## Information
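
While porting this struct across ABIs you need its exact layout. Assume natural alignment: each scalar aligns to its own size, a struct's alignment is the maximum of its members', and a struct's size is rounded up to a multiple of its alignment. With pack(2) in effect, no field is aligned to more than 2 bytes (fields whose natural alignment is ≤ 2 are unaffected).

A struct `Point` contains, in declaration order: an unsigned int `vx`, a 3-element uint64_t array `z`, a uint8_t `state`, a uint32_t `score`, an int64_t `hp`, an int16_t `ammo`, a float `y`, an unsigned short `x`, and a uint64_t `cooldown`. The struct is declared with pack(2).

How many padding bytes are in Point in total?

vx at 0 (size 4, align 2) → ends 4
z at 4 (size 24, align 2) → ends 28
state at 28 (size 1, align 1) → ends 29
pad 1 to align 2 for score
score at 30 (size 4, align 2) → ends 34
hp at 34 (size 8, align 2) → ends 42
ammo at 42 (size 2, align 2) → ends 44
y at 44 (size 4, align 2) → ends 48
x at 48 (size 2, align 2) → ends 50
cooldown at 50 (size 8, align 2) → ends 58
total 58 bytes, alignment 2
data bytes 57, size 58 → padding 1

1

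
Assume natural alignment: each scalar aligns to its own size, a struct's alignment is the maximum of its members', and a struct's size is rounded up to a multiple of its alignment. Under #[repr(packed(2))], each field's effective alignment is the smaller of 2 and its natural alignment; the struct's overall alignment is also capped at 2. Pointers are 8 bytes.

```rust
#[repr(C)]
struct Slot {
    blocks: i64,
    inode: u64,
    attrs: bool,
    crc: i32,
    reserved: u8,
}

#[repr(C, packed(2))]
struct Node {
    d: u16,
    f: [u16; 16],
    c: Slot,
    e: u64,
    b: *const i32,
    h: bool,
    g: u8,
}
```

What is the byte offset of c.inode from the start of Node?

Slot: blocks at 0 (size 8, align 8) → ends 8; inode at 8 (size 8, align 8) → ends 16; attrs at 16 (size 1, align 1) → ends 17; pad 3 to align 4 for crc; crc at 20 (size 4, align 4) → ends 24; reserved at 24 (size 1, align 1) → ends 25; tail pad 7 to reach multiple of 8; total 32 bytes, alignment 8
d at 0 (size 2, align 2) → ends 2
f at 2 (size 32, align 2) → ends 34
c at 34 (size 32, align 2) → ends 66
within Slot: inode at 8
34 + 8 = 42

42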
--
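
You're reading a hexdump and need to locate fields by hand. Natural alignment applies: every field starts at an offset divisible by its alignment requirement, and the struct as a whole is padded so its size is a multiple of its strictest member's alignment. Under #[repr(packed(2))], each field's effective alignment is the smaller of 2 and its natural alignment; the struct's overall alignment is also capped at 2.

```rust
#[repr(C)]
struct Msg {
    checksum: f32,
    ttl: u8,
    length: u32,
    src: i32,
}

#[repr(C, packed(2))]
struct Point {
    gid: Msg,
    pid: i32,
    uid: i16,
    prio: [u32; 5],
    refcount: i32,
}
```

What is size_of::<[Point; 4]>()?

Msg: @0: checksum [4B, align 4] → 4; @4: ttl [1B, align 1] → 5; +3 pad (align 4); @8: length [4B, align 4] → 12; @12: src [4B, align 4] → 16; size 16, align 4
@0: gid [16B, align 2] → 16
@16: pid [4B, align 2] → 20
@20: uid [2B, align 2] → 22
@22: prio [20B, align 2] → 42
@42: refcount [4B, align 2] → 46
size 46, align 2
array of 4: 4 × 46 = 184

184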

## Exercise aim
Within the listing above, give again exactly every line from the line with "While porting this" through the line with "declared with pack(2).", both included, and no other line.

## Expected output
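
While porting this struct across ABIs you need its exact layout. Assume natural alignment: each scalar aligns to its own size, a struct's alignment is the maximum of its members', and a struct's size is rounded up to a multiple of its alignment. With pack(2) in effect, no field is aligned to more than 2 bytes (fields whose natural alignment is ≤ 2 are unaffected).

A struct `Point` contains, in declaration order: an unsigned int `vx`, a 3-element uint64_t array `z`, a uint8_t `state`, a uint32_t `score`, an int64_t `hp`, an int16_t `ammo`, a float `y`, an unsigned short `x`, and a uint64_t `cooldown`. The struct is declared with pack(2).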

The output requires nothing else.